- TASK -
For this exercise, output the line containing "A robot link of mass 12" and every line after it through the end of the records, exactly, and no other line.

##### RECORDS SUPPLIED

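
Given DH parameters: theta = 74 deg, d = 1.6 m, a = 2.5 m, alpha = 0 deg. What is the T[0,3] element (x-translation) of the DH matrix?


T[0,3] = a * cos(theta)
= 2.5 * cos(74 deg)
= 2.5 * 0.2756
= 0.6891


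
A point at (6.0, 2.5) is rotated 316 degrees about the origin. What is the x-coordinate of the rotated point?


x' = x*cos(theta) - y*sin(theta)
cos(316 deg) = 0.7193, sin(316 deg) = -0.6947
x' = 6.0 * 0.7193 - 2.5 * -0.6947
= 4.316 - -1.7366
= 6.0527


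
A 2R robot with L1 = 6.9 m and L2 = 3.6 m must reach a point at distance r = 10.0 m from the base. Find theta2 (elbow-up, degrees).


cos(theta2) = (r^2 - L1^2 - L2^2) / (2*L1*L2)
cos(theta2) = (100.0 - 47.61 - 12.96) / 49.68
cos(theta2) = 0.79368
theta2 = 37.4693 degrees


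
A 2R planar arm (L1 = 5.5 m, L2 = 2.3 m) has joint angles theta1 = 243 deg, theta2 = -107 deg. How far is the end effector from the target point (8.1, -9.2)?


End effector via forward kinematics:
x = L1*cos(t1) + L2*cos(t1+t2) = -4.1514
y = L1*sin(t1) + L2*sin(t1+t2) = -3.3028
Distance to target:
d = sqrt((8.1 - -4.1514)^2 + (-9.2 - -3.3028)^2)
= sqrt(150.0975 + 34.7767)
= 13.5968 m


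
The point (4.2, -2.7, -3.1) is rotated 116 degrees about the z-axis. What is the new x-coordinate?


Rotation about z-axis: x' = x*cos(theta) - y*sin(theta)
= 4.2 * -0.4384 - -2.7 * 0.8988
= 0.5856


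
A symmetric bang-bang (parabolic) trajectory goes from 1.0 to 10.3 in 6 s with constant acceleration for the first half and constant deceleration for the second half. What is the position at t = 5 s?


Symmetric rest-to-rest: each phase covers (pf-p0)/2 in time T/2. 0.5*a*(T/2)^2 = (pf-p0)/2 => a = 4*(pf-p0)/T^2
a = 4*(10.3-1.0)/6^2 = 1.0333
t = 5 is in the deceleration phase (t > T/2).
p = pf - 0.5*a*(T-t)^2 = 10.3 - 0.5*1.0333*1^2
= 9.7833


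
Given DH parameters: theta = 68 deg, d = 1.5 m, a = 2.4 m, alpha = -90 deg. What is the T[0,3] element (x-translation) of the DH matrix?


T[0,3] = a * cos(theta)
= 2.4 * cos(68 deg)
= 2.4 * 0.3746
= 0.8991


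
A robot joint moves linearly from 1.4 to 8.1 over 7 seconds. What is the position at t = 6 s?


s = t/T = 6/7 = 0.8571
p(t) = p0 + (pf-p0)*s
= 1.4 + (8.1 - 1.4) * 0.8571
= 7.1429


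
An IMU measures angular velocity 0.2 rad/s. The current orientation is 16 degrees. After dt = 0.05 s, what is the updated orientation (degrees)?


delta_theta = w * dt = 0.2 * 0.05 = 0.01 rad
= 0.573 deg
theta_new = 16 + 0.573 = 16.573 deg


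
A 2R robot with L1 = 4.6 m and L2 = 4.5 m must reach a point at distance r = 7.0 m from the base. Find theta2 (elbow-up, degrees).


cos(theta2) = (r^2 - L1^2 - L2^2) / (2*L1*L2)
cos(theta2) = (49.0 - 21.16 - 20.25) / 41.4
cos(theta2) = 0.183333
theta2 = 79.436 degrees


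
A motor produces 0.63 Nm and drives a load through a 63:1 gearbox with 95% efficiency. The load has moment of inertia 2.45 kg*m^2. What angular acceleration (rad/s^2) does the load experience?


tau_out = tau_motor * N * eta
= 0.63 * 63 * 0.95 = 37.7055 Nm
alpha = tau_out / I = 37.7055 / 2.45
= 15.39 rad/s^2


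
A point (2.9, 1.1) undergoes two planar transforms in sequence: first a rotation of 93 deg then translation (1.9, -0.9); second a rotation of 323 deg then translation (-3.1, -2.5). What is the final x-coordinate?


After transform 1:
x1 = cos(93)*2.9 - sin(93)*1.1 + 1.9 = 0.6497
y1 = sin(93)*2.9 + cos(93)*1.1 + -0.9 = 1.9385
After transform 2:
x2 = cos(323)*0.6497 - sin(323)*1.9385 + -3.1
= -1.4145


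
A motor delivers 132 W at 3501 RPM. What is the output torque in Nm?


omega = 3501 * 2*pi/60 = 366.6239 rad/s
tau = P / omega = 132 / 366.6239
= 0.36 Nm


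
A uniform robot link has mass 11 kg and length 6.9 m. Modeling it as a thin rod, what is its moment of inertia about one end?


I = (1/3) * m * L^2
= (1/3) * 11 * 6.9^2
= 0.333333 * 11 * 47.61
= 174.57 kg*m^2


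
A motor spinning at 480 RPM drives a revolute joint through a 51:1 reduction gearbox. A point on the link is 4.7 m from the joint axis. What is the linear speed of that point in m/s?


omega_motor = 480 * 2*pi/60 = 50.2655 rad/s
omega_joint = omega_motor / 51 = 0.9856 rad/s
v = omega_joint * r = 0.9856 * 4.7
= 4.6323 m/s


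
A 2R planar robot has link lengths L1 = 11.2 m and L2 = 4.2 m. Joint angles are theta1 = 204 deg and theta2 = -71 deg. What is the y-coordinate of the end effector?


Convert angles to radians: theta1 = 3.5605, theta2 = -1.2392
y = L1*sin(theta1) + L2*sin(theta1+theta2)
y = -4.5555 + 3.0717
y = -1.4838


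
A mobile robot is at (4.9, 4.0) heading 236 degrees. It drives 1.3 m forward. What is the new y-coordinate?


y_new = y0 + d*sin(theta)
= 4.0 + 1.3*sin(236)
= 4.0 + -1.0777
= 2.9223


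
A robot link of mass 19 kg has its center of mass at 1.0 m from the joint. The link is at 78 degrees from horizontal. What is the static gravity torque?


tau = m*g*L*cos(angle)
= 19 * 9.81 * 1.0 * cos(78 deg)
= 19 * 9.81 * 1.0 * 0.2079
= 38.7527 Nm


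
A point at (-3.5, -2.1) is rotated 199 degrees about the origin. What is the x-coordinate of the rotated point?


x' = x*cos(theta) - y*sin(theta)
cos(199 deg) = -0.9455, sin(199 deg) = -0.3256
x' = -3.5 * -0.9455 - -2.1 * -0.3256
= 3.3093 - 0.6837
= 2.6256


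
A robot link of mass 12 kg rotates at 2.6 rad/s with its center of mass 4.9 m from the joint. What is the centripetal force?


F = m * omega^2 * r
= 12 * 2.6^2 * 4.9
= 12 * 6.76 * 4.9
= 397.488 N


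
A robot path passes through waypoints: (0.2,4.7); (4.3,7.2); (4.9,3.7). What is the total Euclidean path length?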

##########

- EXERCISE RESPONSE -
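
A robot link of mass 12 kg rotates at 2.6 rad/s with its center of mass 4.9 m from the joint. What is the centripetal force?


F = m * omega^2 * r
= 12 * 2.6^2 * 4.9
= 12 * 6.76 * 4.9
= 397.488 N


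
A robot path passes through waypoints: (0.2,4.7); (4.3,7.2); (4.9,3.7). What is the total Euclidean path length?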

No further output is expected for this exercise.